■ Work item
Return each line of the listing in which the word "clean" appears.

■ Given entries
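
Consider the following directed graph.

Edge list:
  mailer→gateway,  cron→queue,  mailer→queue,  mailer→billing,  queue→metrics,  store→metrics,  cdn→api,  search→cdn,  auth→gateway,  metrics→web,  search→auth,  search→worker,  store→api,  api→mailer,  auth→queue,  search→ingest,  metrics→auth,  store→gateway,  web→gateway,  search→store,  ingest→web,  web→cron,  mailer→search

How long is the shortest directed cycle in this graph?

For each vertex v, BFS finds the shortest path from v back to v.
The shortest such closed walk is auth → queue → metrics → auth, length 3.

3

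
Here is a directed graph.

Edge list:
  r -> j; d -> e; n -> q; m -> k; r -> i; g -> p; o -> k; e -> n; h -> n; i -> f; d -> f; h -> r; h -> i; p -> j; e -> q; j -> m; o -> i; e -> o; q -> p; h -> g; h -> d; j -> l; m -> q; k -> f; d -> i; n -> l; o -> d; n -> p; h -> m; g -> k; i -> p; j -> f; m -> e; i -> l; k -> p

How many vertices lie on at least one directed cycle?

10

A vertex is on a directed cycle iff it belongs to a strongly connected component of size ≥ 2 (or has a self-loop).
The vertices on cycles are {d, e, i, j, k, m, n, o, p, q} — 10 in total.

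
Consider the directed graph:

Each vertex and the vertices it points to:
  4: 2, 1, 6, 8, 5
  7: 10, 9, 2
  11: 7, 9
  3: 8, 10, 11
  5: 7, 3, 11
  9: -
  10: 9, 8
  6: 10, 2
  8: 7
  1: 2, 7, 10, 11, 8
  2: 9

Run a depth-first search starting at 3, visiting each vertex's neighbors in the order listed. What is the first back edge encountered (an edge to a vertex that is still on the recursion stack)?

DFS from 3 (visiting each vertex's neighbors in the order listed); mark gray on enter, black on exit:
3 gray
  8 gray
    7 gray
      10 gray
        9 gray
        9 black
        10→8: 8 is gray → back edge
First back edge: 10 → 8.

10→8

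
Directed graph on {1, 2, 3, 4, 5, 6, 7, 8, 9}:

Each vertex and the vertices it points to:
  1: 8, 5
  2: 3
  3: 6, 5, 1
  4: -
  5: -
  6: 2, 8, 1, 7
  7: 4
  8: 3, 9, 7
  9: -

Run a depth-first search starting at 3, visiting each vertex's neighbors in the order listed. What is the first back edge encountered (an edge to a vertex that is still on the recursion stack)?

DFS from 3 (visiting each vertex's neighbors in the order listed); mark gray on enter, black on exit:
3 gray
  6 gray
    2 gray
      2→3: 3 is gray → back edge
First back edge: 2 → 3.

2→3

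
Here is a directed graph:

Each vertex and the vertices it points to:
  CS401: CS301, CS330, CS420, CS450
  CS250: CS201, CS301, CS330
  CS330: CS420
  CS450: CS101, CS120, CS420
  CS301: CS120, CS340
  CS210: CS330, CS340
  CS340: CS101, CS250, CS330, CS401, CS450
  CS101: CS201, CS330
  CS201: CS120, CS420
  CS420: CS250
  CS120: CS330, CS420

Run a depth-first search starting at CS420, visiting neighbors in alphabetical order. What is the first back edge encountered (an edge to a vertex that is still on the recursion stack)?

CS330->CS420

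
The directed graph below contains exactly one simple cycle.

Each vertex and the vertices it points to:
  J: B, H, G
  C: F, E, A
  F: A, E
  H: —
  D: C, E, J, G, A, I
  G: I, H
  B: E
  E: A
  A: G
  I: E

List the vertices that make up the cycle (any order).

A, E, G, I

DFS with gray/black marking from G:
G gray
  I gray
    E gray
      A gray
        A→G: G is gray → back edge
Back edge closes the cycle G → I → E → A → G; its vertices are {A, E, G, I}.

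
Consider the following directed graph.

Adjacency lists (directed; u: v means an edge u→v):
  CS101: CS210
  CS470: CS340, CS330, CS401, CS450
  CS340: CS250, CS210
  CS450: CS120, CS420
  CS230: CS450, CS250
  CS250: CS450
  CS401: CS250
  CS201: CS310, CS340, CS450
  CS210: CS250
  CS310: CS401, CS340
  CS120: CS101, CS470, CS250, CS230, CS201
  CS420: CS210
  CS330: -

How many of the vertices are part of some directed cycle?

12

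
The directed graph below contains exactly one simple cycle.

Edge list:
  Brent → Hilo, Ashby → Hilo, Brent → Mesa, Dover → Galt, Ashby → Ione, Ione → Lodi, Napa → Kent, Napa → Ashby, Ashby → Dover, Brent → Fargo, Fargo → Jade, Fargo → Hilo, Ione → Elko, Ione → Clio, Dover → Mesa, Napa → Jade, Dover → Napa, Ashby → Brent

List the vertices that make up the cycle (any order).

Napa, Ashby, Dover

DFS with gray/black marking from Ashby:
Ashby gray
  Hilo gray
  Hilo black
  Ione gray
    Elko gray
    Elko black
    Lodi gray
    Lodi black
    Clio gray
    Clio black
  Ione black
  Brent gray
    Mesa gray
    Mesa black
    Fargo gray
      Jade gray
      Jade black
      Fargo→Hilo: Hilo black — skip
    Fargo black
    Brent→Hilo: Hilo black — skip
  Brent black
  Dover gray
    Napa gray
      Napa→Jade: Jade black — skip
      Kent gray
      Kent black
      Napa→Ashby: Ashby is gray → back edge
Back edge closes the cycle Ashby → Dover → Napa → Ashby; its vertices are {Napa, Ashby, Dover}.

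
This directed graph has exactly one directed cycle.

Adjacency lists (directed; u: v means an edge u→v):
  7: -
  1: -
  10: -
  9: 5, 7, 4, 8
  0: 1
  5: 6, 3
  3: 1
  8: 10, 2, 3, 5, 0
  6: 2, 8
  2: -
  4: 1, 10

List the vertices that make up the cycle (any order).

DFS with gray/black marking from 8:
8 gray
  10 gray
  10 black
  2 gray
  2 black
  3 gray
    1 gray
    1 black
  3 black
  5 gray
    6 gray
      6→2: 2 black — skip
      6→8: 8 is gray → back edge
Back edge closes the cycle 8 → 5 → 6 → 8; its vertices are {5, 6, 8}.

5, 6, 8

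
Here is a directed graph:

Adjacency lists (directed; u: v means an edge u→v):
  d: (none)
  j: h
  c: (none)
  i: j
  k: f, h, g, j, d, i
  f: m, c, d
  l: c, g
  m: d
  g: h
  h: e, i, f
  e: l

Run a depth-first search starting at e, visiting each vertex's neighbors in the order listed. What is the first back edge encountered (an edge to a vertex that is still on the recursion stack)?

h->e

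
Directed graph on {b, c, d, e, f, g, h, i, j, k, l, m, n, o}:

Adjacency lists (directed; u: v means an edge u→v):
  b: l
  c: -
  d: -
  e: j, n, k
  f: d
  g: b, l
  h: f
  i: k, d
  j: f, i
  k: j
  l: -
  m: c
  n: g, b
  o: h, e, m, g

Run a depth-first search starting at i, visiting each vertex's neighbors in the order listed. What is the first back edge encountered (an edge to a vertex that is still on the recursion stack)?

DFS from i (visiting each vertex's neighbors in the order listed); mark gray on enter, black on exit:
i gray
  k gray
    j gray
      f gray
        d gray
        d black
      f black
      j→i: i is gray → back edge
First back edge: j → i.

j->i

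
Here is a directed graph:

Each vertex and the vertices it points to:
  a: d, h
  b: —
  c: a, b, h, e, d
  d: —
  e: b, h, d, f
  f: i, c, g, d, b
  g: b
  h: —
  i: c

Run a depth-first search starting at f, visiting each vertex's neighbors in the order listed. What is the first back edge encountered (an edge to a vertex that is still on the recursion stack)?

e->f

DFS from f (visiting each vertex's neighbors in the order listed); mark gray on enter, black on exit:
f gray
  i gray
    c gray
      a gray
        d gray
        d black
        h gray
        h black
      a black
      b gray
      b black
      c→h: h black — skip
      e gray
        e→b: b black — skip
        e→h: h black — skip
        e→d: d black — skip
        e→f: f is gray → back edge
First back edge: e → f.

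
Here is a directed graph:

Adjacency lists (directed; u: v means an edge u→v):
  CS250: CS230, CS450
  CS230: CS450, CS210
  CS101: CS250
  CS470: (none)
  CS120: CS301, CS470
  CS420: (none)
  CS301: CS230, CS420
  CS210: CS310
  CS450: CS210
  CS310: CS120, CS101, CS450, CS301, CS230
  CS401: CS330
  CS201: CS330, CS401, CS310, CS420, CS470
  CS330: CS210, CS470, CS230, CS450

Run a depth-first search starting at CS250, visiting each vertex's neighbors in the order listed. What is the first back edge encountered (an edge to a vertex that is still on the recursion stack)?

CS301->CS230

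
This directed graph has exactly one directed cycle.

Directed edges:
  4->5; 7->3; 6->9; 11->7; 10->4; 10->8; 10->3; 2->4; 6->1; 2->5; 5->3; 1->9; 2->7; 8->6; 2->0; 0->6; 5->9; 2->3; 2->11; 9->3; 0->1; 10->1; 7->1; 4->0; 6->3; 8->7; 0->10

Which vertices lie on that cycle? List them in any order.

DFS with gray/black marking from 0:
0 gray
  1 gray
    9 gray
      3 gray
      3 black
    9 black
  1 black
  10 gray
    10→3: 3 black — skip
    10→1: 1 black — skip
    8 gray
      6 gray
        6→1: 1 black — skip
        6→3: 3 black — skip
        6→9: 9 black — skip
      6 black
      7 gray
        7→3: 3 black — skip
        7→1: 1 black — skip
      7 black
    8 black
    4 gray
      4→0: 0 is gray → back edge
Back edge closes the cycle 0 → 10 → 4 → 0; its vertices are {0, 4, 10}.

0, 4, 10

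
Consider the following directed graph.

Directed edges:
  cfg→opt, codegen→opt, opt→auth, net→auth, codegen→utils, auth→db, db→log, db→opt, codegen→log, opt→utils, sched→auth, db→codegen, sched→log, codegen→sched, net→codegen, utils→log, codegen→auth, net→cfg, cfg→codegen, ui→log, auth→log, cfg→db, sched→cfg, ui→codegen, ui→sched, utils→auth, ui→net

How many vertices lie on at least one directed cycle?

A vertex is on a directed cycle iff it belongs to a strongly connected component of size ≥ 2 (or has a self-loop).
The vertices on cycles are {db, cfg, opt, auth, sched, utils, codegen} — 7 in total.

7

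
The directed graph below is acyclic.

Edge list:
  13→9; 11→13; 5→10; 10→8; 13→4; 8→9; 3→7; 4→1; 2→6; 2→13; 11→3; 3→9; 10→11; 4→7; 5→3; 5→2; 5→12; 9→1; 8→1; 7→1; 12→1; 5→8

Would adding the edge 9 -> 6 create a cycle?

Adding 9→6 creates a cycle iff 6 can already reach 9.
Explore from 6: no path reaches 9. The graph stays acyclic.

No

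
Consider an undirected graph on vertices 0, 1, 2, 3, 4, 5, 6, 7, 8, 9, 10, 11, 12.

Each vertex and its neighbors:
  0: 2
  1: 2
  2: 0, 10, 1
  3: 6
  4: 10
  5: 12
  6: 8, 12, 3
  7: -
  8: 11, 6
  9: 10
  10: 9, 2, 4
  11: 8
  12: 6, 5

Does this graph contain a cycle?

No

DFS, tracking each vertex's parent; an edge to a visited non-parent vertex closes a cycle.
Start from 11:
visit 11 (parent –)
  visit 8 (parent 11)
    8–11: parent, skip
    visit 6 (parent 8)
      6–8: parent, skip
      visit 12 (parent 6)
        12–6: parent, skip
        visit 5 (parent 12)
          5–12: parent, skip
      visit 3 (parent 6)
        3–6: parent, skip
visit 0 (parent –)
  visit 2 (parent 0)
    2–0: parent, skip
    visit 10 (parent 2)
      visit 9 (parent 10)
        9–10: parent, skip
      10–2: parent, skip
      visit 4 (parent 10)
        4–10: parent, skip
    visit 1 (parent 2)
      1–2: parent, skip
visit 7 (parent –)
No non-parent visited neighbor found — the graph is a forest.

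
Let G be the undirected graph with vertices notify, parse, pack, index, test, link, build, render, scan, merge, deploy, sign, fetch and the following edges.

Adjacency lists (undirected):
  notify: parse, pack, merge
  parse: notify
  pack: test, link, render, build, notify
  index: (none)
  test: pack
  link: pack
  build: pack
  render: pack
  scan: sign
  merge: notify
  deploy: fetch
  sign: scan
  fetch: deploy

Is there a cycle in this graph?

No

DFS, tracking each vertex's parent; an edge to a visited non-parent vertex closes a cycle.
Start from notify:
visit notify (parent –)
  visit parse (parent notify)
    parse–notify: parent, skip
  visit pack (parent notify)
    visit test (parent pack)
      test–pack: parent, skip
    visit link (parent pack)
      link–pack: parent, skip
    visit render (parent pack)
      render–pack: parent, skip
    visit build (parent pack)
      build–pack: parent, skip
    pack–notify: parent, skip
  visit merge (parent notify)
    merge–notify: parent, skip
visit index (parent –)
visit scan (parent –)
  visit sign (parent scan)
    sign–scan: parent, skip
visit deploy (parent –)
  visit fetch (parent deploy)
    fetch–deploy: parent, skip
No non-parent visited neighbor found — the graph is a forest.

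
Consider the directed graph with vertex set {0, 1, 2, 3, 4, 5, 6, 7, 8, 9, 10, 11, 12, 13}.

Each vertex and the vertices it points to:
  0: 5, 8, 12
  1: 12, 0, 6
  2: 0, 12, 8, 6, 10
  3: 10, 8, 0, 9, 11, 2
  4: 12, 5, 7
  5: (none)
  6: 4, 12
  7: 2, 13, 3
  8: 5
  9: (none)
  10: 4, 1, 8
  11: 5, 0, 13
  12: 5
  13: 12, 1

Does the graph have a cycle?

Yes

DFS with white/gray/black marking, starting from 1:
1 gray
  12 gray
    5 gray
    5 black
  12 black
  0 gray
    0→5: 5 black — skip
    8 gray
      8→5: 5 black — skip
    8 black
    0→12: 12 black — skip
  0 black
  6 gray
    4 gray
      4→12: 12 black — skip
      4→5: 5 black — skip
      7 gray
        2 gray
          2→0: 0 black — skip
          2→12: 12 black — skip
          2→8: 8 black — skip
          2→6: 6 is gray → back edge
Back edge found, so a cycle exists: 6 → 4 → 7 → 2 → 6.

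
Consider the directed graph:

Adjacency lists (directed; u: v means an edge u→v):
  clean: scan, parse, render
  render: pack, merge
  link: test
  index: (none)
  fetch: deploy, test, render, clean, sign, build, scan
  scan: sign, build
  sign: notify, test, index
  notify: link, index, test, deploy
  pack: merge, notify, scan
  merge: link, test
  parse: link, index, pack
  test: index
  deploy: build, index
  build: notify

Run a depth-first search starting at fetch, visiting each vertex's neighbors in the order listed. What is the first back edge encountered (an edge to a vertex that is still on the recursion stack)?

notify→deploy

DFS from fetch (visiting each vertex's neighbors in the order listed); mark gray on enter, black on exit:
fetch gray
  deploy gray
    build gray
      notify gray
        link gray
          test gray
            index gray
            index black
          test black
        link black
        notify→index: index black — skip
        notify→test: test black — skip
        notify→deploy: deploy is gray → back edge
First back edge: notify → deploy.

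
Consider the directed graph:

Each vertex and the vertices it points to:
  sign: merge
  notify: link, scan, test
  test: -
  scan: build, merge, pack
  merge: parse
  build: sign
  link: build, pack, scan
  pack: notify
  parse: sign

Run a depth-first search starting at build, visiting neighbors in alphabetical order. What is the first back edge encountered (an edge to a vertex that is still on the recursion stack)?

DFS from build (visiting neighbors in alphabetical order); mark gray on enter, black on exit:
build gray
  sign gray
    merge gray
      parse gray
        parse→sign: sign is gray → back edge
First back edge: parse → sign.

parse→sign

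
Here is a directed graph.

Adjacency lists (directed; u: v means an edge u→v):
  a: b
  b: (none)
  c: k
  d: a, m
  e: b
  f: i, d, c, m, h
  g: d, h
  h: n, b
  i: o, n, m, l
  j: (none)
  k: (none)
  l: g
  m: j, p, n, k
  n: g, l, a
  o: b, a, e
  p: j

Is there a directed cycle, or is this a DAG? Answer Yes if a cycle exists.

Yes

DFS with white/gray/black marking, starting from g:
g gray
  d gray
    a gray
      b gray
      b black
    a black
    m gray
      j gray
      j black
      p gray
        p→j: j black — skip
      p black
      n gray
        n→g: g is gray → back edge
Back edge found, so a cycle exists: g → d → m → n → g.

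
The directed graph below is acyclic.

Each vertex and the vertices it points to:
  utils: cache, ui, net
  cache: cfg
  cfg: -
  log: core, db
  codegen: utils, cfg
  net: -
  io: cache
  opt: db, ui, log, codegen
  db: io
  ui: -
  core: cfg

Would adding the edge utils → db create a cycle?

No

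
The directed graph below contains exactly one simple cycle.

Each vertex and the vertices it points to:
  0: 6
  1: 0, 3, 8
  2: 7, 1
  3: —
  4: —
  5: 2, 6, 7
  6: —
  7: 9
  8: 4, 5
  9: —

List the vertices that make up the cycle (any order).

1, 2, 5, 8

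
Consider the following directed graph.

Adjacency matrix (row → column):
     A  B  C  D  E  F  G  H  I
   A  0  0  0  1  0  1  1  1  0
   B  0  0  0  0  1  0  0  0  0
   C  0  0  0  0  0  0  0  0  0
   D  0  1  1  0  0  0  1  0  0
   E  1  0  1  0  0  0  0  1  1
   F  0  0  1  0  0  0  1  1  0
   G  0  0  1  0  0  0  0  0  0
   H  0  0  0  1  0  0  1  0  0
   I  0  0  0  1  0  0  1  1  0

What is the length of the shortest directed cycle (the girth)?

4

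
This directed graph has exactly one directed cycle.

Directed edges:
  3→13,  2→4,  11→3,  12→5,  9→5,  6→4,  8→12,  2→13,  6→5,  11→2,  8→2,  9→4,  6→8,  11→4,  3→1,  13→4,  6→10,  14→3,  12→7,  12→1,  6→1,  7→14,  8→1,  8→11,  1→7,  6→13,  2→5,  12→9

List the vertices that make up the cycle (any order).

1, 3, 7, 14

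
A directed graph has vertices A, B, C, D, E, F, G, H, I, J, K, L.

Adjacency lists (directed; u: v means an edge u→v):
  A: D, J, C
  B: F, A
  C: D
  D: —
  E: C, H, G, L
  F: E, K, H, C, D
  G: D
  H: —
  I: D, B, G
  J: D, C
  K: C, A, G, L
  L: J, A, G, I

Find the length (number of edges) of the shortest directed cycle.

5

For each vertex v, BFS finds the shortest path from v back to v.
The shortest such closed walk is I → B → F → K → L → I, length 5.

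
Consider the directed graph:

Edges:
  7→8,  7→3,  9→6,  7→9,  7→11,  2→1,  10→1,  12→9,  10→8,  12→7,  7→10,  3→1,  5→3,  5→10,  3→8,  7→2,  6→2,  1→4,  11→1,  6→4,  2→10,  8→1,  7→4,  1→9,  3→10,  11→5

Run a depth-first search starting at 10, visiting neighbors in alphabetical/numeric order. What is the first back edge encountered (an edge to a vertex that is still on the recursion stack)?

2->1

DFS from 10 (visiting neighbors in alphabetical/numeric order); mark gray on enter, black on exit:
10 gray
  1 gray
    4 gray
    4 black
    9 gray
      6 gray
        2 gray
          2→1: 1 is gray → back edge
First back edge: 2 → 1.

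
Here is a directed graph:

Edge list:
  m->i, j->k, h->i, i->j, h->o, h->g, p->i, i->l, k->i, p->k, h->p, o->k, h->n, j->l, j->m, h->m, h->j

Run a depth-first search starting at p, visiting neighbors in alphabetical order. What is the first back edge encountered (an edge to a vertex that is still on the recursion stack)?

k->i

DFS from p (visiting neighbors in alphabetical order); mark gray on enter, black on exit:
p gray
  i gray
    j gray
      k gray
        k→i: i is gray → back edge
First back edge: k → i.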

■ Your response
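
  clean: scan, parse, render
  fetch: deploy, test, render, clean, sign, build, scan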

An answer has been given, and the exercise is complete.